→ **Exercise inputs**
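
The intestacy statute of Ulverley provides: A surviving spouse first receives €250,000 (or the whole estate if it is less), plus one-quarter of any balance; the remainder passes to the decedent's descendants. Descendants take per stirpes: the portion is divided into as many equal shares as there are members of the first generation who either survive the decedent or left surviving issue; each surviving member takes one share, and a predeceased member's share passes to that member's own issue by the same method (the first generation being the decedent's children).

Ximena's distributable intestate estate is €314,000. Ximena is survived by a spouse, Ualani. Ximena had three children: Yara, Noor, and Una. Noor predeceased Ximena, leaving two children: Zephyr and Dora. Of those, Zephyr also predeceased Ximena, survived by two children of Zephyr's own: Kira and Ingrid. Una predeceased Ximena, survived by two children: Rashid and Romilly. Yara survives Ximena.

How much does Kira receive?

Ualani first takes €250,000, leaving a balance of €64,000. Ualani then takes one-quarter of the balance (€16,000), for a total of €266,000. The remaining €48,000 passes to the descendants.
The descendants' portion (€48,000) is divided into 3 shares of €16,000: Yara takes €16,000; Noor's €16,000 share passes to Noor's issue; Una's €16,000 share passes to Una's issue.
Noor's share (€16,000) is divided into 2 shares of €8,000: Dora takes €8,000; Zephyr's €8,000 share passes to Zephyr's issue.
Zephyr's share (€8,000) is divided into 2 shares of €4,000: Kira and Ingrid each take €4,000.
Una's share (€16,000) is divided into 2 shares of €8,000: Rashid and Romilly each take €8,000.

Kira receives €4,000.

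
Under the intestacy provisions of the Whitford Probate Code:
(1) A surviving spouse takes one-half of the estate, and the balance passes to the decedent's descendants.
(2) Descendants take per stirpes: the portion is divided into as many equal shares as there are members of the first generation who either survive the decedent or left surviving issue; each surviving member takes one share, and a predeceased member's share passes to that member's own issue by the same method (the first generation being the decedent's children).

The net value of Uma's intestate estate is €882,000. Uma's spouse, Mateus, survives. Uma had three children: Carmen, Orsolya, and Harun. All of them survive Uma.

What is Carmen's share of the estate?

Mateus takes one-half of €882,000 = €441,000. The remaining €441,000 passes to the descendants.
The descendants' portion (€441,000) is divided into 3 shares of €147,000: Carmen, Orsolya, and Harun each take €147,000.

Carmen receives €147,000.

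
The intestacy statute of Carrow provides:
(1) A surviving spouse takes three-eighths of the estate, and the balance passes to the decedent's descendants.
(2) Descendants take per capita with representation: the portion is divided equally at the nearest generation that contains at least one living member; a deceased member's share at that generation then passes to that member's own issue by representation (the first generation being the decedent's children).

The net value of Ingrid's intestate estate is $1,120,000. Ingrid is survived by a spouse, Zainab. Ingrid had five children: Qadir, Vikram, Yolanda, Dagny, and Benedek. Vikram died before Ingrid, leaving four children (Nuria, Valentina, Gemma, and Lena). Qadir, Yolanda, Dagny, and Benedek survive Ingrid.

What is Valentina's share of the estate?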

→ **Task description**
Would you repeat the records above without any changes?

→ **Response to this task**
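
The intestacy statute of Ulverley provides: A surviving spouse first receives €250,000 (or the whole estate if it is less), plus one-quarter of any balance; the remainder passes to the decedent's descendants. Descendants take per stirpes: the portion is divided into as many equal shares as there are members of the first generation who either survive the decedent or left surviving issue; each surviving member takes one share, and a predeceased member's share passes to that member's own issue by the same method (the first generation being the decedent's children).

Ximena's distributable intestate estate is €314,000. Ximena is survived by a spouse, Ualani. Ximena had three children: Yara, Noor, and Una. Noor predeceased Ximena, leaving two children: Zephyr and Dora. Of those, Zephyr also predeceased Ximena, survived by two children of Zephyr's own: Kira and Ingrid. Una predeceased Ximena, survived by two children: Rashid and Romilly. Yara survives Ximena.

How much does Kira receive?

Ualani first takes €250,000, leaving a balance of €64,000. Ualani then takes one-quarter of the balance (€16,000), for a total of €266,000. The remaining €48,000 passes to the descendants.
The descendants' portion (€48,000) is divided into 3 shares of €16,000: Yara takes €16,000; Noor's €16,000 share passes to Noor's issue; Una's €16,000 share passes to Una's issue.
Noor's share (€16,000) is divided into 2 shares of €8,000: Dora takes €8,000; Zephyr's €8,000 share passes to Zephyr's issue.
Zephyr's share (€8,000) is divided into 2 shares of €4,000: Kira and Ingrid each take €4,000.
Una's share (€16,000) is divided into 2 shares of €8,000: Rashid and Romilly each take €8,000.

Kira receives €4,000.

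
Under the intestacy provisions of the Whitford Probate Code:
(1) A surviving spouse takes one-half of the estate, and the balance passes to the decedent's descendants.
(2) Descendants take per stirpes: the portion is divided into as many equal shares as there are members of the first generation who either survive the decedent or left surviving issue; each surviving member takes one share, and a predeceased member's share passes to that member's own issue by the same method (the first generation being the decedent's children).

The net value of Uma's intestate estate is €882,000. Uma's spouse, Mateus, survives. Uma had three children: Carmen, Orsolya, and Harun. All of them survive Uma.

What is Carmen's share of the estate?

Mateus takes one-half of €882,000 = €441,000. The remaining €441,000 passes to the descendants.
The descendants' portion (€441,000) is divided into 3 shares of €147,000: Carmen, Orsolya, and Harun each take €147,000.

Carmen receives €147,000.

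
The intestacy statute of Carrow provides:
(1) A surviving spouse takes three-eighths of the estate, and the balance passes to the decedent's descendants.
(2) Descendants take per capita with representation: the portion is divided equally at the nearest generation that contains at least one living member; a deceased member's share at that generation then passes to that member's own issue by representation (the first generation being the decedent's children).

The net value of Ingrid's intestate estate is $1,120,000. Ingrid is survived by a spouse, Zainab. Ingrid had five children: Qadir, Vikram, Yolanda, Dagny, and Benedek. Vikram died before Ingrid, leaving four children (Nuria, Valentina, Gemma, and Lena). Qadir, Yolanda, Dagny, and Benedek survive Ingrid.

What is Valentina's share of the estate?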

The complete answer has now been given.